[Record excerpts]

—————

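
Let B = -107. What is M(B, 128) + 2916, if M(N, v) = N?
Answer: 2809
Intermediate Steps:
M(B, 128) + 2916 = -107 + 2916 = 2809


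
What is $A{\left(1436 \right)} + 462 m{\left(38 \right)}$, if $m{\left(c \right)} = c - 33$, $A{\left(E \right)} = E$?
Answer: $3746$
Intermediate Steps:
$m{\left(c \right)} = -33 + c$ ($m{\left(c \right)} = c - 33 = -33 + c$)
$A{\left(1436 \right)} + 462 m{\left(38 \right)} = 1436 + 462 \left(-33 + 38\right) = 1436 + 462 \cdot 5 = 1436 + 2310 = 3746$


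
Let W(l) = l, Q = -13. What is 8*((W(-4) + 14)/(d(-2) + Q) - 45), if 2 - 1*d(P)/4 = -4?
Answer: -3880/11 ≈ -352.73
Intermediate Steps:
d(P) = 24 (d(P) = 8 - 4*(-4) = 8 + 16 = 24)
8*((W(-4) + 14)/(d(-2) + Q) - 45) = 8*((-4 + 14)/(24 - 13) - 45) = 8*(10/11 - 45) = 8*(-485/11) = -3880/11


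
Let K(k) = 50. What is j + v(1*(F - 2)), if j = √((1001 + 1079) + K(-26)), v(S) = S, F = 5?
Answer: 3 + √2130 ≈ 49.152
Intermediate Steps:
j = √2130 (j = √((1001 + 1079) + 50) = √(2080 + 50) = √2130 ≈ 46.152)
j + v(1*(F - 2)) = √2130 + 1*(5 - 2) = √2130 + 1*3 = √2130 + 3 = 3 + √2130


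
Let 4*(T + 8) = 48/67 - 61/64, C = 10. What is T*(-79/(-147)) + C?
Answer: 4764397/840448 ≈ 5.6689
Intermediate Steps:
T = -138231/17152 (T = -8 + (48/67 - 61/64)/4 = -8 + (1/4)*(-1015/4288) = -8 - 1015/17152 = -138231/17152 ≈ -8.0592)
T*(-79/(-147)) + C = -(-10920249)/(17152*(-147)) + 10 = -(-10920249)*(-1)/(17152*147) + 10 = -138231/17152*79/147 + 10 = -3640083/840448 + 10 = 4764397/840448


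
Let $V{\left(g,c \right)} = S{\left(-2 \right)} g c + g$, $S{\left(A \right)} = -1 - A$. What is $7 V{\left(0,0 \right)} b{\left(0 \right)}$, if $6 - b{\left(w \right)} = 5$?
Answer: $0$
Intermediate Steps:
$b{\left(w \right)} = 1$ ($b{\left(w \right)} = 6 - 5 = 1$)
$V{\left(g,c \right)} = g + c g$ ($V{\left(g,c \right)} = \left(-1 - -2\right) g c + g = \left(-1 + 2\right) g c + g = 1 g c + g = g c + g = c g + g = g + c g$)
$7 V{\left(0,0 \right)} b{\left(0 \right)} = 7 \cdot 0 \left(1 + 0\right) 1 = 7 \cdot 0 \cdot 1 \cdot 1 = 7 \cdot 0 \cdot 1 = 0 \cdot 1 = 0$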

—————

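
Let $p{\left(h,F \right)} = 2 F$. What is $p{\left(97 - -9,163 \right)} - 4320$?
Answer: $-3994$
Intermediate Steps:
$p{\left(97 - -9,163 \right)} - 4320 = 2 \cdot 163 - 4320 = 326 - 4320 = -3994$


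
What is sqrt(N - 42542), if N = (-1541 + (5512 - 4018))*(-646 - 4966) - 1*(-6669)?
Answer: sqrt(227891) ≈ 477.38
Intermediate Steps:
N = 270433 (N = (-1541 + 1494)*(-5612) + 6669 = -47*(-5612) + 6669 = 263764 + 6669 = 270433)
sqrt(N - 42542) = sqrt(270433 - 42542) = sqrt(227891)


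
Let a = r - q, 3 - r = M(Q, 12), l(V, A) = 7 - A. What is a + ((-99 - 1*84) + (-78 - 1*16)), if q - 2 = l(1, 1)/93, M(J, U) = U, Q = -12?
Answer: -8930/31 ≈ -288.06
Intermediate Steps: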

—————

[Task item] Across the records above, show each line containing the word "What".

[Written solution]
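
Let B = -107. What is M(B, 128) + 2916, if M(N, v) = N?
What is $A{\left(1436 \right)} + 462 m{\left(38 \right)}$, if $m{\left(c \right)} = c - 33$, $A{\left(E \right)} = E$?
Let W(l) = l, Q = -13. What is 8*((W(-4) + 14)/(d(-2) + Q) - 45), if 2 - 1*d(P)/4 = -4?
Let K(k) = 50. What is j + v(1*(F - 2)), if j = √((1001 + 1079) + K(-26)), v(S) = S, F = 5?
Let 4*(T + 8) = 48/67 - 61/64, C = 10. What is T*(-79/(-147)) + C?
Let $V{\left(g,c \right)} = S{\left(-2 \right)} g c + g$, $S{\left(A \right)} = -1 - A$. What is $7 V{\left(0,0 \right)} b{\left(0 \right)}$, if $6 - b{\left(w \right)} = 5$?
Let $p{\left(h,F \right)} = 2 F$. What is $p{\left(97 - -9,163 \right)} - 4320$?
What is sqrt(N - 42542), if N = (-1541 + (5512 - 4018))*(-646 - 4966) - 1*(-6669)?
Let a = r - q, 3 - r = M(Q, 12), l(V, A) = 7 - A. What is a + ((-99 - 1*84) + (-78 - 1*16)), if q - 2 = l(1, 1)/93, M(J, U) = U, Q = -12?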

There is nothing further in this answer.